Data listing ▸

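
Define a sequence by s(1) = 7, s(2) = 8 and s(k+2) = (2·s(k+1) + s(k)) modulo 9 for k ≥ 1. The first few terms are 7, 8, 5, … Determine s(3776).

6

We have s(1) = 7, s(2) = 8, s(3) = 5, s(4) = 0, s(5) = 5, s(6) = 1, s(7) = 7, s(8) = 6, s(9) = 1, s(10) = 8, s(11) = 8, s(12) = 6, s(13) = 2, s(14) = 1, s(15) = 4, s(16) = 0, s(17) = 4, s(18) = 8, s(19) = 2, s(20) = 3, s(21) = 8, s(22) = 1, s(23) = 1, s(24) = 3, s(25) = 7, s(26) = 8.
Since (s(25), s(26)) = (s(1), s(2)) = (7, 8) (two consecutive terms determine the rest), the sequence is periodic with period 24.
(3776 - 1) mod 24 = 7, so s(3776) = s(8) = 6.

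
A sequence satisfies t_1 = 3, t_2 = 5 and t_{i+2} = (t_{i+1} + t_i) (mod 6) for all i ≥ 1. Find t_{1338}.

t_1 = 3, t_2 = 5, t_3 = 2, t_4 = 1, t_5 = 3, t_6 = 4, t_7 = 1, t_8 = 5, t_9 = 0, t_{10} = 5, t_{11} = 5, t_{12} = 4, t_{13} = 3, t_{14} = 1, t_{15} = 4, t_{16} = 5, t_{17} = 3, t_{18} = 2, t_{19} = 5, t_{20} = 1, t_{21} = 0, t_{22} = 1, t_{23} = 1, t_{24} = 2, t_{25} = 3, t_{26} = 5.
The sequence repeats with period 24.
(1338 - 1) mod 24 = 17, so t_{1338} = t_{18} = 2.

2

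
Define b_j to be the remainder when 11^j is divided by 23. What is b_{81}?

Listing terms: b_0 = 1,  b_1 = 11,  b_2 = 6,  b_3 = 20,  b_4 = 13,  b_5 = 5,  b_6 = 9,  b_7 = 7,  b_8 = 8,  b_9 = 19,  b_{10} = 2,  b_{11} = 22,  b_{12} = 12,  b_{13} = 17,  b_{14} = 3,  b_{15} = 10,  b_{16} = 18,  b_{17} = 14,  b_{18} = 16,  b_{19} = 15,  b_{20} = 4,  b_{21} = 21,  b_{22} = 1.
The sequence repeats with period 22.
(81 - 0) mod 22 = 15, so b_{81} = b_{15} = 10.

10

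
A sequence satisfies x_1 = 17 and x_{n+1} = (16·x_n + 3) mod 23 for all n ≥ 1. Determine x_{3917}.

x_1 = 17,  x_2 = 22,  x_3 = 10,  x_4 = 2,  x_5 = 12,  x_6 = 11,  x_7 = 18,  x_8 = 15,  x_9 = 13,  x_{10} = 4,  x_{11} = 21,  x_{12} = 17.
The sequence repeats with period 11.
So x_{3917} = x_{1 + ((3917-1) mod 11)} = x_1 = 17.

17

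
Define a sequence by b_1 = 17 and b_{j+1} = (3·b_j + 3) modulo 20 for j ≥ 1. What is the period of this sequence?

4

Listing terms: b_1 = 17, b_2 = 14, b_3 = 5, b_4 = 18, b_5 = 17.
Since b_5 = b_1 = 17, the sequence is periodic with period 4.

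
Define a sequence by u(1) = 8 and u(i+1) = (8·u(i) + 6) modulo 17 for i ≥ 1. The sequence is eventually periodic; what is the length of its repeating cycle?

Listing terms: u(1) = 8, u(2) = 2, u(3) = 5, u(4) = 12, u(5) = 0, u(6) = 6, u(7) = 3, u(8) = 13, u(9) = 8.
The sequence repeats with period 8.

8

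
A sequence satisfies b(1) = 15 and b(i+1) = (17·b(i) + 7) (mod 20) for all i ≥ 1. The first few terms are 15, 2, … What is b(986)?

2

We have b(1) = 15; b(2) = 2; b(3) = 1; b(4) = 4; b(5) = 15.
The sequence repeats with period 4.
So b(986) = b(1 + ((986-1) mod 4)) = b(2) = 2.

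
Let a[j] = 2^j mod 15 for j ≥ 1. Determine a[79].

Computing terms: a[1] = 2,  a[2] = 4,  a[3] = 8,  a[4] = 1,  a[5] = 2.
The sequence repeats with period 4.
(79 - 1) mod 4 = 2, so a[79] = a[3] = 8.

8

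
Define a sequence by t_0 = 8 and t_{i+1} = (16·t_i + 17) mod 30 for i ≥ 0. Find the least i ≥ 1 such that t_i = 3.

We have t_0 = 8,  t_1 = 25,  t_2 = 27,  t_3 = 29,  t_4 = 1,  t_5 = 3,  t_6 = 5,  t_7 = 7,  t_8 = 9,  t_9 = 11,  t_{10} = 13,  t_{11} = 15,  t_{12} = 17,  t_{13} = 19,  t_{14} = 21,  t_{15} = 23,  t_{16} = 25.
Since t_{16} = t_1 = 25, the sequence is eventually periodic: after a pre-period of length 1 it cycles with period 15.
The value 3 first appears (with i ≥ 1) at t_5.

5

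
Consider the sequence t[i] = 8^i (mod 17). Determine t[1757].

Listing terms: t[1] = 8; t[2] = 13; t[3] = 2; t[4] = 16; t[5] = 9; t[6] = 4; t[7] = 15; t[8] = 1; t[9] = 8.
Since t[9] = t[1] = 8, the sequence is periodic with period 8.
(1757 - 1) mod 8 = 4, so t[1757] = t[5] = 9.

9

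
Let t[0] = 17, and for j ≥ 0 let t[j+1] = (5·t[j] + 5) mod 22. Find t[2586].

Listing terms: t[0] = 17; t[1] = 2; t[2] = 15; t[3] = 14; t[4] = 9; t[5] = 6; t[6] = 13; t[7] = 4; t[8] = 3; t[9] = 20; t[10] = 17.
The sequence repeats with period 10.
(2586 - 0) mod 10 = 6, so t[2586] = t[6] = 13.

13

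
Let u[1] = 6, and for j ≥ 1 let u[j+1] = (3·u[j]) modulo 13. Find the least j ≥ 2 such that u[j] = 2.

u[1] = 6,  u[2] = 5,  u[3] = 2,  u[4] = 6.
Since u[4] = u[1] = 6, the sequence is periodic with period 3.
The value 2 first appears (with j ≥ 2) at u[3].

3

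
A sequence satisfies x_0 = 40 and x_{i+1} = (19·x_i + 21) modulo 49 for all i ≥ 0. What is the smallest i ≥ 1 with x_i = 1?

Computing terms: x_0 = 40,  x_1 = 46,  x_2 = 13,  x_3 = 23,  x_4 = 17,  x_5 = 1,  x_6 = 40.
The sequence repeats with period 6.
The value 1 first appears (with i ≥ 1) at x_5.

5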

What the exercise asks ▸ Write out every record exactly as it appears above.

Written solution ▸
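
Define a sequence by s(1) = 7, s(2) = 8 and s(k+2) = (2·s(k+1) + s(k)) modulo 9 for k ≥ 1. The first few terms are 7, 8, 5, … Determine s(3776).

6

We have s(1) = 7, s(2) = 8, s(3) = 5, s(4) = 0, s(5) = 5, s(6) = 1, s(7) = 7, s(8) = 6, s(9) = 1, s(10) = 8, s(11) = 8, s(12) = 6, s(13) = 2, s(14) = 1, s(15) = 4, s(16) = 0, s(17) = 4, s(18) = 8, s(19) = 2, s(20) = 3, s(21) = 8, s(22) = 1, s(23) = 1, s(24) = 3, s(25) = 7, s(26) = 8.
Since (s(25), s(26)) = (s(1), s(2)) = (7, 8) (two consecutive terms determine the rest), the sequence is periodic with period 24.
(3776 - 1) mod 24 = 7, so s(3776) = s(8) = 6.

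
A sequence satisfies t_1 = 3, t_2 = 5 and t_{i+2} = (t_{i+1} + t_i) (mod 6) for all i ≥ 1. Find t_{1338}.

t_1 = 3, t_2 = 5, t_3 = 2, t_4 = 1, t_5 = 3, t_6 = 4, t_7 = 1, t_8 = 5, t_9 = 0, t_{10} = 5, t_{11} = 5, t_{12} = 4, t_{13} = 3, t_{14} = 1, t_{15} = 4, t_{16} = 5, t_{17} = 3, t_{18} = 2, t_{19} = 5, t_{20} = 1, t_{21} = 0, t_{22} = 1, t_{23} = 1, t_{24} = 2, t_{25} = 3, t_{26} = 5.
The sequence repeats with period 24.
(1338 - 1) mod 24 = 17, so t_{1338} = t_{18} = 2.

2

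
Define b_j to be the remainder when 11^j is divided by 23. What is b_{81}?

Listing terms: b_0 = 1,  b_1 = 11,  b_2 = 6,  b_3 = 20,  b_4 = 13,  b_5 = 5,  b_6 = 9,  b_7 = 7,  b_8 = 8,  b_9 = 19,  b_{10} = 2,  b_{11} = 22,  b_{12} = 12,  b_{13} = 17,  b_{14} = 3,  b_{15} = 10,  b_{16} = 18,  b_{17} = 14,  b_{18} = 16,  b_{19} = 15,  b_{20} = 4,  b_{21} = 21,  b_{22} = 1.
The sequence repeats with period 22.
(81 - 0) mod 22 = 15, so b_{81} = b_{15} = 10.

10

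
A sequence satisfies x_1 = 17 and x_{n+1} = (16·x_n + 3) mod 23 for all n ≥ 1. Determine x_{3917}.

x_1 = 17,  x_2 = 22,  x_3 = 10,  x_4 = 2,  x_5 = 12,  x_6 = 11,  x_7 = 18,  x_8 = 15,  x_9 = 13,  x_{10} = 4,  x_{11} = 21,  x_{12} = 17.
The sequence repeats with period 11.
So x_{3917} = x_{1 + ((3917-1) mod 11)} = x_1 = 17.

17

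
Define a sequence by b_1 = 17 and b_{j+1} = (3·b_j + 3) modulo 20 for j ≥ 1. What is the period of this sequence?

4

Listing terms: b_1 = 17, b_2 = 14, b_3 = 5, b_4 = 18, b_5 = 17.
Since b_5 = b_1 = 17, the sequence is periodic with period 4.

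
Define a sequence by u(1) = 8 and u(i+1) = (8·u(i) + 6) modulo 17 for i ≥ 1. The sequence is eventually periodic; what is the length of its repeating cycle?

Listing terms: u(1) = 8, u(2) = 2, u(3) = 5, u(4) = 12, u(5) = 0, u(6) = 6, u(7) = 3, u(8) = 13, u(9) = 8.
The sequence repeats with period 8.

8

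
A sequence satisfies b(1) = 15 and b(i+1) = (17·b(i) + 7) (mod 20) for all i ≥ 1. The first few terms are 15, 2, … What is b(986)?

2

We have b(1) = 15; b(2) = 2; b(3) = 1; b(4) = 4; b(5) = 15.
The sequence repeats with period 4.
So b(986) = b(1 + ((986-1) mod 4)) = b(2) = 2.

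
Let a[j] = 2^j mod 15 for j ≥ 1. Determine a[79].

Computing terms: a[1] = 2,  a[2] = 4,  a[3] = 8,  a[4] = 1,  a[5] = 2.
The sequence repeats with period 4.
(79 - 1) mod 4 = 2, so a[79] = a[3] = 8.

8

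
Define a sequence by t_0 = 8 and t_{i+1} = (16·t_i + 17) mod 30 for i ≥ 0. Find the least i ≥ 1 such that t_i = 3.

We have t_0 = 8,  t_1 = 25,  t_2 = 27,  t_3 = 29,  t_4 = 1,  t_5 = 3,  t_6 = 5,  t_7 = 7,  t_8 = 9,  t_9 = 11,  t_{10} = 13,  t_{11} = 15,  t_{12} = 17,  t_{13} = 19,  t_{14} = 21,  t_{15} = 23,  t_{16} = 25.
Since t_{16} = t_1 = 25, the sequence is eventually periodic: after a pre-period of length 1 it cycles with period 15.
The value 3 first appears (with i ≥ 1) at t_5.

5

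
Consider the sequence t[i] = 8^i (mod 17). Determine t[1757].

Listing terms: t[1] = 8; t[2] = 13; t[3] = 2; t[4] = 16; t[5] = 9; t[6] = 4; t[7] = 15; t[8] = 1; t[9] = 8.
Since t[9] = t[1] = 8, the sequence is periodic with period 8.
(1757 - 1) mod 8 = 4, so t[1757] = t[5] = 9.

9

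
Let t[0] = 17, and for j ≥ 0 let t[j+1] = (5·t[j] + 5) mod 22. Find t[2586].

Listing terms: t[0] = 17; t[1] = 2; t[2] = 15; t[3] = 14; t[4] = 9; t[5] = 6; t[6] = 13; t[7] = 4; t[8] = 3; t[9] = 20; t[10] = 17.
The sequence repeats with period 10.
(2586 - 0) mod 10 = 6, so t[2586] = t[6] = 13.

13

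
Let u[1] = 6, and for j ≥ 1 let u[j+1] = (3·u[j]) modulo 13. Find the least j ≥ 2 such that u[j] = 2.

u[1] = 6,  u[2] = 5,  u[3] = 2,  u[4] = 6.
Since u[4] = u[1] = 6, the sequence is periodic with period 3.
The value 2 first appears (with j ≥ 2) at u[3].

3

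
A sequence satisfies x_0 = 40 and x_{i+1} = (19·x_i + 21) modulo 49 for all i ≥ 0. What is the smallest i ≥ 1 with x_i = 1?

Computing terms: x_0 = 40,  x_1 = 46,  x_2 = 13,  x_3 = 23,  x_4 = 17,  x_5 = 1,  x_6 = 40.
The sequence repeats with period 6.
The value 1 first appears (with i ≥ 1) at x_5.

5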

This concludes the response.